> _TASK STATEMENT_
Everything from the first line of the entries through the line containing "0 0 0 1 1 0 0 0" is to be retyped exactly, and nothing beyond it.

> _INPUT MATERIAL_
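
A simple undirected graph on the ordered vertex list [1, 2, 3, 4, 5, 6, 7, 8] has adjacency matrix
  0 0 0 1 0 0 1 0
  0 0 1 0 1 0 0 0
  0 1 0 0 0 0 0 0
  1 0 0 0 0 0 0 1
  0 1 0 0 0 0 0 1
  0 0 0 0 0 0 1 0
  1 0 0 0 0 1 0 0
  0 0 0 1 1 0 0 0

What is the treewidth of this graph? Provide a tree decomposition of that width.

Treewidth 1.
One optimal decomposition is:
Bags: B1 = {6, 7}  B2 = {1, 7}  B3 = {1, 4}  B4 = {4, 8}  B5 = {5, 8}  B6 = {2, 5}  B7 = {2, 3}
Tree: B1–B2, B2–B3, B3–B4, B4–B5, B5–B6, B6–B7

Every bag has size at most 2, so the width is 2 − 1 = 1 and tw(G) ≤ 1. G has an edge, so its treewidth is at least 1. Therefore the treewidth is 1.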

> _SOLUTION TO THIS EXERCISE_
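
A simple undirected graph on the ordered vertex list [1, 2, 3, 4, 5, 6, 7, 8] has adjacency matrix
  0 0 0 1 0 0 1 0
  0 0 1 0 1 0 0 0
  0 1 0 0 0 0 0 0
  1 0 0 0 0 0 0 1
  0 1 0 0 0 0 0 1
  0 0 0 0 0 0 1 0
  1 0 0 0 0 1 0 0
  0 0 0 1 1 0 0 0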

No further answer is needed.